%%
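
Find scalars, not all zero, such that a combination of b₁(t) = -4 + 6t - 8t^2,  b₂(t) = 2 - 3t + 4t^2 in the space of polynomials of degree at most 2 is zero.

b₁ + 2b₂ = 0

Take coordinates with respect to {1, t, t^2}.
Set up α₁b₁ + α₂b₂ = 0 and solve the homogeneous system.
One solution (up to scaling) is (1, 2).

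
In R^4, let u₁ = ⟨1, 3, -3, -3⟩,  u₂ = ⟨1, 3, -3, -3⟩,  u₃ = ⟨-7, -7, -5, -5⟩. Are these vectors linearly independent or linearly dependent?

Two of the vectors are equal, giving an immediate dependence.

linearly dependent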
%%
%%
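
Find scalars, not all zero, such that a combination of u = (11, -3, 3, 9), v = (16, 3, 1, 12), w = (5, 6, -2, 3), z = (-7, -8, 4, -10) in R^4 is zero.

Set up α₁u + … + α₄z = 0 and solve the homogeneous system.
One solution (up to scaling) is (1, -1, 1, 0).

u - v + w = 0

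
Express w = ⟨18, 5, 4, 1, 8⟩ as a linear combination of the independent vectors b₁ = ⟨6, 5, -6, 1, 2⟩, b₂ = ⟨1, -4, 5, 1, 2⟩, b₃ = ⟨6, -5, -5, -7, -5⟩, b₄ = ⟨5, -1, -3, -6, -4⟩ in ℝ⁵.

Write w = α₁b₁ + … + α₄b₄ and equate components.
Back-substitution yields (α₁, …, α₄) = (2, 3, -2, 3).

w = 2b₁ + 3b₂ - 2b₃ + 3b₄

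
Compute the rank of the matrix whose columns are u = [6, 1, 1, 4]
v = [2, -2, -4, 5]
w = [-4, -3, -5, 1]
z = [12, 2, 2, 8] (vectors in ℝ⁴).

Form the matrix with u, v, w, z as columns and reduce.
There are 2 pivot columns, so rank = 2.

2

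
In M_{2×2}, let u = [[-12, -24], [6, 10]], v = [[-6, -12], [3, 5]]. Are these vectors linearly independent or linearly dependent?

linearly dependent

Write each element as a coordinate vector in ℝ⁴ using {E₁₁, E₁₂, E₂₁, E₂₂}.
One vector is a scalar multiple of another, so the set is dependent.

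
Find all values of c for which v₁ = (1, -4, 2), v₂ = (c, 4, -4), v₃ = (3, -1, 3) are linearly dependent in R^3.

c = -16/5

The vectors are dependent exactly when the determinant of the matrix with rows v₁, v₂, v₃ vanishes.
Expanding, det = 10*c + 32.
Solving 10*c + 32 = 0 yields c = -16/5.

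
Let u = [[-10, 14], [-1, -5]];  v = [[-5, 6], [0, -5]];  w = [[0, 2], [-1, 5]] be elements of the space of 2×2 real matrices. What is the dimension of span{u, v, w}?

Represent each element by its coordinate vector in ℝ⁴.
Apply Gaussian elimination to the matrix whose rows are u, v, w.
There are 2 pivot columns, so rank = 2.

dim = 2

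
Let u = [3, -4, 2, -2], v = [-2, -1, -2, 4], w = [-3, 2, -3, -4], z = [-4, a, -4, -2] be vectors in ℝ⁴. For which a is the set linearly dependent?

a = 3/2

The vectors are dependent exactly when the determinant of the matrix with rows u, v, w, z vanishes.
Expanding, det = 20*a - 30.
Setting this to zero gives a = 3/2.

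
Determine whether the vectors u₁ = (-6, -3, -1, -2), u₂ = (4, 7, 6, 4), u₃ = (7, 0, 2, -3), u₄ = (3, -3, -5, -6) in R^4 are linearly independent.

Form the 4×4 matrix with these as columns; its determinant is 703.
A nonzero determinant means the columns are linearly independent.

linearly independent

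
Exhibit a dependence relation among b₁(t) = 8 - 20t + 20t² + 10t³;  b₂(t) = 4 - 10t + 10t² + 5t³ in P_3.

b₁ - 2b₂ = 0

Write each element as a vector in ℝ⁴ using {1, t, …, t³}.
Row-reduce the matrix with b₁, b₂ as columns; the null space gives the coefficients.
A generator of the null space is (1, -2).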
%%
From the material above, retype precisely the lines between the line holding "Find scalars, not all zero, such that a combination of u" and the line holding "w = [-4, -3, -5, 1]", inclusive, and nothing beyond them.

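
Find scalars, not all zero, such that a combination of u = (11, -3, 3, 9), v = (16, 3, 1, 12), w = (5, 6, -2, 3), z = (-7, -8, 4, -10) in R^4 is zero.

Set up α₁u + … + α₄z = 0 and solve the homogeneous system.
One solution (up to scaling) is (1, -1, 1, 0).

u - v + w = 0

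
Express w = ⟨18, 5, 4, 1, 8⟩ as a linear combination of the independent vectors b₁ = ⟨6, 5, -6, 1, 2⟩, b₂ = ⟨1, -4, 5, 1, 2⟩, b₃ = ⟨6, -5, -5, -7, -5⟩, b₄ = ⟨5, -1, -3, -6, -4⟩ in ℝ⁵.

Write w = α₁b₁ + … + α₄b₄ and equate components.
Back-substitution yields (α₁, …, α₄) = (2, 3, -2, 3).

w = 2b₁ + 3b₂ - 2b₃ + 3b₄

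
Compute the rank of the matrix whose columns are u = [6, 1, 1, 4]
v = [2, -2, -4, 5]
w = [-4, -3, -5, 1]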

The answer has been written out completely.